● EXERCISE REQUIREMENTS
Return only this: the line with "S3? Give your answer to 2 decimal places." and all the lines that follow it below, through the final one, exactly as they are.

(SUPPLIED INFORMATION)

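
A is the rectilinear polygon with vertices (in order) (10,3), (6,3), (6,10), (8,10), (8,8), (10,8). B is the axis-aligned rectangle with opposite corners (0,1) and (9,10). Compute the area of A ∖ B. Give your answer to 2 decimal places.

|A| = 24, |A∩B| = 19.
|A ∖ B| = |A| − |A∩B| = 24 − 19 = 5.00.

5.00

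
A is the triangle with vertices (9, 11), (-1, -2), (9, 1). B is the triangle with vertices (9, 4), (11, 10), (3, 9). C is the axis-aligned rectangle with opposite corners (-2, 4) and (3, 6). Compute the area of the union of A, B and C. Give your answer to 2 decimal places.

By inclusion–exclusion:
Individual areas: |A| = 50, |B| = 23, |C| = 10.
|A∩B| = 10.8195.
|A∩C| = 0.
|B∩C| = 0.
|A∩B∩C| = 0.
|A ∪ B ∪ C| = 83 − 10.8195 + 0 = 72.18.

72.18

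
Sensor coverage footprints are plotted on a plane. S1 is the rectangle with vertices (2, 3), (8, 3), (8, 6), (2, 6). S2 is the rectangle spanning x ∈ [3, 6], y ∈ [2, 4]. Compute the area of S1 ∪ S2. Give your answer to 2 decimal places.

By inclusion–exclusion:
Individual areas: |S1| = 18, |S2| = 6.
|S1∩S2|: x∈[3,6], y∈[3,4] → 3·1 = 3.
|S1 ∪ S2| = 24 − 3 = 21.00.

21.00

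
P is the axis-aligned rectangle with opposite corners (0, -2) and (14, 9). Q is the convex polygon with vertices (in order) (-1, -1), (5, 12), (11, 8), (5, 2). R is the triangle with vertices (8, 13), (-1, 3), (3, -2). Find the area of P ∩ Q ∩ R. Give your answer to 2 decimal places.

The intersection is the polygon with vertices (1.286,0.143), (0.171,1.537), (2.789,7.21), (4.4,9), (6.667,9), (4.2,1.6).
By the shoelace formula its area is 28.36.

28.36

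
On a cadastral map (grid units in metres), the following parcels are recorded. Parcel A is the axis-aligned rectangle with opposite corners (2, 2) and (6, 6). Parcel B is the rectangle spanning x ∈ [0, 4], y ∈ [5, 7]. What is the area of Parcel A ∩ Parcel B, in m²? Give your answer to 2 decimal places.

|Parcel A∩Parcel B|: x∈[2,4], y∈[5,6] → 2·1 = 2.

2.00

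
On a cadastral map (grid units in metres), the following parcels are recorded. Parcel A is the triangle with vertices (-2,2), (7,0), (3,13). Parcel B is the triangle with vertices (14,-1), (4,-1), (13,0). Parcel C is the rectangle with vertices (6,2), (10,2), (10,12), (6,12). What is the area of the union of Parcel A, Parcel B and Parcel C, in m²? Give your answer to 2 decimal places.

By inclusion–exclusion:
Individual areas: |Parcel A| = 54.5, |Parcel B| = 5, |Parcel C| = 40.
|Parcel A∩Parcel B| = 0.
|Parcel A∩Parcel C| = 0.2404.
|Parcel B∩Parcel C| = 0.
|Parcel A∩Parcel B∩Parcel C| = 0.
|Parcel A ∪ Parcel B ∪ Parcel C| = 99.5 − 0.2404 + 0 = 99.26.

99.26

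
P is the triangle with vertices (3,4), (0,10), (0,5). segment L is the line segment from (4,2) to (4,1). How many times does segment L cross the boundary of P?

0

The segment lies entirely outside P and never meets its boundary.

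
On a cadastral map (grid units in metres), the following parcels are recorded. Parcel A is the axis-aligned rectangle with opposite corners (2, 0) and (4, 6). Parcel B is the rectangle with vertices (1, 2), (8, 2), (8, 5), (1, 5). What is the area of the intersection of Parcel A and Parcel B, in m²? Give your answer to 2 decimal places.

|Parcel A∩Parcel B|: x∈[2,4], y∈[2,5] → 2·3 = 6.

6.00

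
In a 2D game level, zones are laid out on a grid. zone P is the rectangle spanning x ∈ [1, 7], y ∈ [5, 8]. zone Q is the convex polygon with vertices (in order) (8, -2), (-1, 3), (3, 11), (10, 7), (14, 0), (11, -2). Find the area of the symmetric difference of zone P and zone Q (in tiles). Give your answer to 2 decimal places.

92.00

|zone P| = 18, |zone Q| = 109.5, |zone P∩zone Q| = 17.75.
|zone P △ zone Q| = |zone P| + |zone Q| − 2·|zone P∩zone Q| = 18 + 109.5 − 35.5 = 92.00.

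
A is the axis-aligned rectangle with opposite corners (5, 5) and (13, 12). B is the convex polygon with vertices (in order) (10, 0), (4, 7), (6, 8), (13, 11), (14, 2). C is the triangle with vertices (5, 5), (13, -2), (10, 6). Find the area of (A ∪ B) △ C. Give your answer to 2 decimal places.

|A ∪ B| = 85.0476.
|(A ∪ B) ∩ C| = 18.0868.
|(A ∪ B) △ C| = 85.0476 + 21.5 − 36.1736 = 70.37.

70.37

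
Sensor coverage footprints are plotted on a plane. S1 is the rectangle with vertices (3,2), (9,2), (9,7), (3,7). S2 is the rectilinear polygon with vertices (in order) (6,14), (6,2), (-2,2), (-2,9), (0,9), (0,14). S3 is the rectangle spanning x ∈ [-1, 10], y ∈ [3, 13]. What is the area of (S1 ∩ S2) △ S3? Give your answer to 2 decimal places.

|S1 ∩ S2| = 15.
|(S1 ∩ S2) ∩ S3| = 12.
|(S1 ∩ S2) △ S3| = 15 + 110 − 24 = 101.00.

101.00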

(End SUPPLIED INFORMATION)

● EXPECTED ANSWER
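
Sensor coverage footprints are plotted on a plane. S1 is the rectangle with vertices (3,2), (9,2), (9,7), (3,7). S2 is the rectilinear polygon with vertices (in order) (6,14), (6,2), (-2,2), (-2,9), (0,9), (0,14). S3 is the rectangle spanning x ∈ [-1, 10], y ∈ [3, 13]. What is the area of (S1 ∩ S2) △ S3? Give your answer to 2 decimal places.

|S1 ∩ S2| = 15.
|(S1 ∩ S2) ∩ S3| = 12.
|(S1 ∩ S2) △ S3| = 15 + 110 − 24 = 101.00.

101.00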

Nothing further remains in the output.